> _TO DO_
The required output is every line from the beginning of the entries below through the line that includes "A parallel RLC", copied exactly.

> _STUDY MATERIAL_

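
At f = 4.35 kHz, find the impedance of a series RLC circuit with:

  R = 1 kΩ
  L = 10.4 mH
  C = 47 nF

Step 1 — Angular frequency: ω = 2π·f = 2π·4350 = 2.733e+04 rad/s.
Step 2 — Component impedances:
  R: Z = R = 1000 Ω
  L: Z = jωL = j·2.733e+04·0.0104 = 0 + j284.3 Ω
  C: Z = 1/(jωC) = -j/(ω·C) = 0 - j778.5 Ω
Step 3 — Series combination: Z_total = R + L + C = 1000 - j494.2 Ω = 1115∠-26.3° Ω.

Z = 1000 - j494.2 Ω = 1115∠-26.3° Ω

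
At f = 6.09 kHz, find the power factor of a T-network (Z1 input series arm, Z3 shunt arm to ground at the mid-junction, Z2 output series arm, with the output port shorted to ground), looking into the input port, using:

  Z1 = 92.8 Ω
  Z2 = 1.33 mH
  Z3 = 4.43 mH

Step 1 — Angular frequency: ω = 2π·f = 2π·6090 = 3.826e+04 rad/s.
Step 2 — Component impedances:
  Z1: Z = R = 92.8 Ω
  Z2: Z = jωL = j·3.826e+04·0.00133 = 0 + j50.89 Ω
  Z3: Z = jωL = j·3.826e+04·0.00443 = 0 + j169.5 Ω
Step 3 — With the output port shorted to ground, the output series arm Z2 runs from the junction to ground; the shunt arm Z3 also runs from the junction to ground. They appear in parallel: Z3 || Z2 = 0 + j39.14 Ω.
Step 4 — Series with input arm Z1: Z_in = Z1 + (Z3 || Z2) = 92.8 + j39.14 Ω = 100.7∠22.9° Ω.
Step 5 — Power factor: PF = cos(φ) = Re(Z)/|Z| = 92.8/100.72 = 0.9214.
Step 6 — Type: Im(Z) = 39.14 ⇒ lagging (phase φ = 22.9°).

PF = 0.9214 (lagging, φ = 22.9°)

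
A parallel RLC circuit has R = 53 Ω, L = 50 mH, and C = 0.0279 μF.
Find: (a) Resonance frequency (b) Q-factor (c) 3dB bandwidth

Step 1 — Resonance: ω₀ = 1/√(LC) = 1/√(0.05·2.79e-08) = 2.677e+04 rad/s.
Step 2 — f₀ = ω₀/(2π) = 4261 Hz.
Step 3 — Parallel Q: Q = R/(ω₀L) = 53/(2.677e+04·0.05) = 0.03959.
Step 4 — Bandwidth: Δω = ω₀/Q = 6.763e+05 rad/s; BW = Δω/(2π) = 1.076e+05 Hz.

(a) f₀ = 4261 Hz  (b) Q = 0.03959  (c) BW = 1.076e+05 Hz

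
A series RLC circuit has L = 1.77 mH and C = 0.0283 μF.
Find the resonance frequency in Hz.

Step 1 — Resonance condition Im(Z)=0 gives ω₀ = 1/√(LC).
Step 2 — ω₀ = 1/√(0.00177·2.83e-08) = 1.413e+05 rad/s.
Step 3 — f₀ = ω₀/(2π) = 2.249e+04 Hz.

f₀ = 2.249e+04 Hz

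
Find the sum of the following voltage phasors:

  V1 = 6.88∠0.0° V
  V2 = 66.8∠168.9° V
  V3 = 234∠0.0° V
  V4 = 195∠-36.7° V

Step 1 — Convert each phasor to rectangular form:
  V1 = 6.88·(cos(0.0°) + j·sin(0.0°)) = 6.88 V
  V2 = 66.8·(cos(168.9°) + j·sin(168.9°)) = -65.55 + j12.86 V
  V3 = 234·(cos(0.0°) + j·sin(0.0°)) = 234 V
  V4 = 195·(cos(-36.7°) + j·sin(-36.7°)) = 156.3 - j116.5 V
Step 2 — Sum components: V_total = 331.7 - j103.7 V.
Step 3 — Convert to polar: |V_total| = 347.5 V, ∠V_total = -17.4°.

V_total = 347.5∠-17.4° V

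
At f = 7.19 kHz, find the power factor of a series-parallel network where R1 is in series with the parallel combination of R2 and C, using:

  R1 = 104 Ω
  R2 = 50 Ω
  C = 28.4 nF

Step 1 — Angular frequency: ω = 2π·f = 2π·7190 = 4.518e+04 rad/s.
Step 2 — Component impedances:
  R1: Z = R = 104 Ω
  R2: Z = R = 50 Ω
  C: Z = 1/(jωC) = -j/(ω·C) = 0 - j779.4 Ω
Step 3 — Parallel branch: R2 || C = 1/(1/R2 + 1/C) = 49.8 - j3.194 Ω.
Step 4 — Series with R1: Z_total = R1 + (R2 || C) = 153.8 - j3.194 Ω = 153.8∠-1.2° Ω.
Step 5 — Power factor: PF = cos(φ) = Re(Z)/|Z| = 153.8/153.83 = 0.9998.
Step 6 — Type: Im(Z) = -3.194 ⇒ leading (phase φ = -1.2°).

PF = 0.9998 (leading, φ = -1.2°)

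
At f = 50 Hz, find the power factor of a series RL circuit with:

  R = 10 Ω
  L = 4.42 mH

Step 1 — Angular frequency: ω = 2π·f = 2π·50 = 314.2 rad/s.
Step 2 — Component impedances:
  R: Z = R = 10 Ω
  L: Z = jωL = j·314.2·0.00442 = 0 + j1.389 Ω
Step 3 — Series combination: Z_total = R + L = 10 + j1.389 Ω = 10.1∠7.9° Ω.
Step 4 — Power factor: PF = cos(φ) = Re(Z)/|Z| = 10/10.096 = 0.9905.
Step 5 — Type: Im(Z) = 1.389 ⇒ lagging (phase φ = 7.9°).

PF = 0.9905 (lagging, φ = 7.9°)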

> _SOLUTION_
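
At f = 4.35 kHz, find the impedance of a series RLC circuit with:

  R = 1 kΩ
  L = 10.4 mH
  C = 47 nF

Step 1 — Angular frequency: ω = 2π·f = 2π·4350 = 2.733e+04 rad/s.
Step 2 — Component impedances:
  R: Z = R = 1000 Ω
  L: Z = jωL = j·2.733e+04·0.0104 = 0 + j284.3 Ω
  C: Z = 1/(jωC) = -j/(ω·C) = 0 - j778.5 Ω
Step 3 — Series combination: Z_total = R + L + C = 1000 - j494.2 Ω = 1115∠-26.3° Ω.

Z = 1000 - j494.2 Ω = 1115∠-26.3° Ω

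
At f = 6.09 kHz, find the power factor of a T-network (Z1 input series arm, Z3 shunt arm to ground at the mid-junction, Z2 output series arm, with the output port shorted to ground), looking into the input port, using:

  Z1 = 92.8 Ω
  Z2 = 1.33 mH
  Z3 = 4.43 mH

Step 1 — Angular frequency: ω = 2π·f = 2π·6090 = 3.826e+04 rad/s.
Step 2 — Component impedances:
  Z1: Z = R = 92.8 Ω
  Z2: Z = jωL = j·3.826e+04·0.00133 = 0 + j50.89 Ω
  Z3: Z = jωL = j·3.826e+04·0.00443 = 0 + j169.5 Ω
Step 3 — With the output port shorted to ground, the output series arm Z2 runs from the junction to ground; the shunt arm Z3 also runs from the junction to ground. They appear in parallel: Z3 || Z2 = 0 + j39.14 Ω.
Step 4 — Series with input arm Z1: Z_in = Z1 + (Z3 || Z2) = 92.8 + j39.14 Ω = 100.7∠22.9° Ω.
Step 5 — Power factor: PF = cos(φ) = Re(Z)/|Z| = 92.8/100.72 = 0.9214.
Step 6 — Type: Im(Z) = 39.14 ⇒ lagging (phase φ = 22.9°).

PF = 0.9214 (lagging, φ = 22.9°)

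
A parallel RLC circuit has R = 53 Ω, L = 50 mH, and C = 0.0279 μF.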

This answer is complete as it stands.